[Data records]
----

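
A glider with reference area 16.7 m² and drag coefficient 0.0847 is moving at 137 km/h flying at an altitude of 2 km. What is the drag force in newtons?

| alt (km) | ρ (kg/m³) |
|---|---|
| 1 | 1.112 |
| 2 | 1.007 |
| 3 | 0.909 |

D = 1030 N

At 2 km, from the table: ρ = 1.007 kg/m³.
Convert speed: v = 137 km/h ÷ 3.6 = 38.06 m/s.
D = ½ρv²S·CD = ½ × 1.007 × 38.06² × 16.7 × 0.0847 = 1030 N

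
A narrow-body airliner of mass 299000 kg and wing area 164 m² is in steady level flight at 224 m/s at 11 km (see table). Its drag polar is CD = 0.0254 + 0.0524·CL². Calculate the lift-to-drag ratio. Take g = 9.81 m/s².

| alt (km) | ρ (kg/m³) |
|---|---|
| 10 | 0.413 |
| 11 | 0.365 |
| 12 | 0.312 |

At 11 km, from the table: ρ = 0.365 kg/m³.
Level flight ⇒ L = W = m·g = 299000 × 9.81 = 2.9332×10^6 N.
Dynamic pressure q = 0.5 × 0.365 × 224² = 9157 Pa.
CL = W/(q·S) = 2.9332×10^6 / (9157 × 164) = 1.953.
CD = 0.0254 + 0.0524 × 1.953² = 0.2253.
L/D = CL/CD = 1.953 / 0.2253 = 8.67

L/D = 8.67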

----

# To do
Your answer should be the lines from the one containing "3 | 0.909 |" through the last line of the records, repeated exactly and with nothing added.

# Written answer
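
| 3 | 0.909 |

D = 1030 N

At 2 km, from the table: ρ = 1.007 kg/m³.
Convert speed: v = 137 km/h ÷ 3.6 = 38.06 m/s.
D = ½ρv²S·CD = ½ × 1.007 × 38.06² × 16.7 × 0.0847 = 1030 N

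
A narrow-body airliner of mass 299000 kg and wing area 164 m² is in steady level flight at 224 m/s at 11 km (see table). Its drag polar is CD = 0.0254 + 0.0524·CL². Calculate the lift-to-drag ratio. Take g = 9.81 m/s².

| alt (km) | ρ (kg/m³) |
|---|---|
| 10 | 0.413 |
| 11 | 0.365 |
| 12 | 0.312 |

At 11 km, from the table: ρ = 0.365 kg/m³.
Level flight ⇒ L = W = m·g = 299000 × 9.81 = 2.9332×10^6 N.
Dynamic pressure q = 0.5 × 0.365 × 224² = 9157 Pa.
CL = W/(q·S) = 2.9332×10^6 / (9157 × 164) = 1.953.
CD = 0.0254 + 0.0524 × 1.953² = 0.2253.
L/D = CL/CD = 1.953 / 0.2253 = 8.67

L/D = 8.67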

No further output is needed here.